[Items listed in a dataset]
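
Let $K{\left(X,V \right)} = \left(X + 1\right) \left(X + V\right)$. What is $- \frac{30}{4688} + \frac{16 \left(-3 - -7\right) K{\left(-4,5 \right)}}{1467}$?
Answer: $- \frac{157351}{1146216} \approx -0.13728$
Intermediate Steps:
$K{\left(X,V \right)} = \left(1 + X\right) \left(V + X\right)$
$- \frac{30}{4688} + \frac{16 \left(-3 - -7\right) K{\left(-4,5 \right)}}{1467} = - \frac{30}{4688} + \frac{16 \left(-3 - -7\right) \left(5 - 4 + \left(-4\right)^{2} + 5 \left(-4\right)\right)}{1467} = \left(-30\right) \frac{1}{4688} + 16 \left(-3 + 7\right) \left(5 - 4 + 16 - 20\right) \frac{1}{1467} = - \frac{15}{2344} + 16 \cdot 4 \left(-3\right) \frac{1}{1467} = - \frac{15}{2344} + 64 \left(-3\right) \frac{1}{1467} = - \frac{15}{2344} - \frac{64}{489} = - \frac{157351}{1146216}$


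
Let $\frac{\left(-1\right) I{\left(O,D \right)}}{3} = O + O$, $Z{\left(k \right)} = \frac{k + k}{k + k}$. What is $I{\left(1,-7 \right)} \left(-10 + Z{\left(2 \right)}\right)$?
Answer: $54$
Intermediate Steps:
$Z{\left(k \right)} = 1$ ($Z{\left(k \right)} = \frac{2 k}{2 k} = 2 k \frac{1}{2 k} = 1$)
$I{\left(O,D \right)} = - 6 O$ ($I{\left(O,D \right)} = - 3 \left(O + O\right) = - 3 \cdot 2 O = - 6 O$)
$I{\left(1,-7 \right)} \left(-10 + Z{\left(2 \right)}\right) = \left(-6\right) 1 \left(-10 + 1\right) = \left(-6\right) \left(-9\right) = 54$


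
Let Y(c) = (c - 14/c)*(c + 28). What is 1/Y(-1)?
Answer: 1/351 ≈ 0.0028490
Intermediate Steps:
Y(c) = (28 + c)*(c - 14/c) (Y(c) = (c - 14/c)*(28 + c) = (28 + c)*(c - 14/c))
1/Y(-1) = 1/(-14 + (-1)² - 392/(-1) + 28*(-1)) = 1/(-14 + 1 - 392*(-1) - 28) = 1/(-14 + 1 + 392 - 28) = 1/351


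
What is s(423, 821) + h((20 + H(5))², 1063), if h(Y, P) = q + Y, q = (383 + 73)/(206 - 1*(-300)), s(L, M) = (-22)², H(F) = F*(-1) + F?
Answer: 223880/253 ≈ 884.90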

■ Directions for this task
Scan the records above for the word "What". Copy each line that has it.

■ Response to this exercise
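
Let $K{\left(X,V \right)} = \left(X + 1\right) \left(X + V\right)$. What is $- \frac{30}{4688} + \frac{16 \left(-3 - -7\right) K{\left(-4,5 \right)}}{1467}$?
Let $\frac{\left(-1\right) I{\left(O,D \right)}}{3} = O + O$, $Z{\left(k \right)} = \frac{k + k}{k + k}$. What is $I{\left(1,-7 \right)} \left(-10 + Z{\left(2 \right)}\right)$?
Let Y(c) = (c - 14/c)*(c + 28). What is 1/Y(-1)?
What is s(423, 821) + h((20 + H(5))², 1063), if h(Y, P) = q + Y, q = (383 + 73)/(206 - 1*(-300)), s(L, M) = (-22)², H(F) = F*(-1) + F?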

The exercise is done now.